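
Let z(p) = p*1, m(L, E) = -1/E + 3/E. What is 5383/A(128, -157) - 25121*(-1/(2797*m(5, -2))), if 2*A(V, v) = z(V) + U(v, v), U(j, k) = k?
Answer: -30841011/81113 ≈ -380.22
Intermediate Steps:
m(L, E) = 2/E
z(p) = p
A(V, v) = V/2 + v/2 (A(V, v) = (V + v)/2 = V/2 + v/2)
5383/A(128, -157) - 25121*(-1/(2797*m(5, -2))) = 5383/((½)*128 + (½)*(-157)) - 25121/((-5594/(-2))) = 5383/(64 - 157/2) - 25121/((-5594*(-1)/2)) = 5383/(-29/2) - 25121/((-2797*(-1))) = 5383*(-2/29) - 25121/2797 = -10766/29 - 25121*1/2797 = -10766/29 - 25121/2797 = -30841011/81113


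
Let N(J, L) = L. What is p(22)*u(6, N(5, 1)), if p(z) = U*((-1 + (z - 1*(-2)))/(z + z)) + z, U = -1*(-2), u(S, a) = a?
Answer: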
=-=-=-=-=
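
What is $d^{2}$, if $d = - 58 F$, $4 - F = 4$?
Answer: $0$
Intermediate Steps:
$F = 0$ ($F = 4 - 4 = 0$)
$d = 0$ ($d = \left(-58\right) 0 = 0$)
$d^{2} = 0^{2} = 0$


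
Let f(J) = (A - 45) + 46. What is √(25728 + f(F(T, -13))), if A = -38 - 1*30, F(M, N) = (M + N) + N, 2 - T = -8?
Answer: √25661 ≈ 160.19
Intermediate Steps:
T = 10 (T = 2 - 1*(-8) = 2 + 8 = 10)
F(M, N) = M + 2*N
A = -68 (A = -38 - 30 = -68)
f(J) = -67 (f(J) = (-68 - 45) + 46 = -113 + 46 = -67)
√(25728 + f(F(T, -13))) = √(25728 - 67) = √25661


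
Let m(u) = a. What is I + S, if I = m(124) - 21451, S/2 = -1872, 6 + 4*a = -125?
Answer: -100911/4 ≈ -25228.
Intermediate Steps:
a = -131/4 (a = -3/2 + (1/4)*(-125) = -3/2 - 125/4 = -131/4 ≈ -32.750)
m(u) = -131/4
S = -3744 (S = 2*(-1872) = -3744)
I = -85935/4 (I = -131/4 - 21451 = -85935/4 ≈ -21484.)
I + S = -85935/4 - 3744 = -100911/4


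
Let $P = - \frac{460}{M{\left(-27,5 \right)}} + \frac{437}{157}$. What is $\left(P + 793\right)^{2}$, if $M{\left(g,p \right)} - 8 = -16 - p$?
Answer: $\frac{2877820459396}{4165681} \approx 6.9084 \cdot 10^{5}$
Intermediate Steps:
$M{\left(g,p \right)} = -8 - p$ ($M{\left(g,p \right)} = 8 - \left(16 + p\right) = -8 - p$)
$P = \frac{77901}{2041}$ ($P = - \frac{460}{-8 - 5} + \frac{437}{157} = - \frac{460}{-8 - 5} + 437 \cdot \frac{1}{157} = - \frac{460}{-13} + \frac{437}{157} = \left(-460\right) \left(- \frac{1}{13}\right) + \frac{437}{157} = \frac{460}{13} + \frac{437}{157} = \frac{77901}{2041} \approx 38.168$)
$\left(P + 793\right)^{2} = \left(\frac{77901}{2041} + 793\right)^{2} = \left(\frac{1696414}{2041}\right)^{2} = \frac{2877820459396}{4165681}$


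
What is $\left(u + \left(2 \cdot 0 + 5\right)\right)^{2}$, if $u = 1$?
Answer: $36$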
=-=-=-=-=
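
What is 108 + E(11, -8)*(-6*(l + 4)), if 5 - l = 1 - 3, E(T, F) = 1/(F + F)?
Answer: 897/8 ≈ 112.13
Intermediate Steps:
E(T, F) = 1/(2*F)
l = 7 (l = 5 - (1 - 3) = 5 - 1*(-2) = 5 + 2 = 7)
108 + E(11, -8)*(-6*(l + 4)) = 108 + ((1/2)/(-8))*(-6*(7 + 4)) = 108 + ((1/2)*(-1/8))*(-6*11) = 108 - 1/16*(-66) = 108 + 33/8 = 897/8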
=-=-=-=-=
> [Task to complete] Please give the number of lines above that include the string "What", with nothing added.

> [Output for this task] 8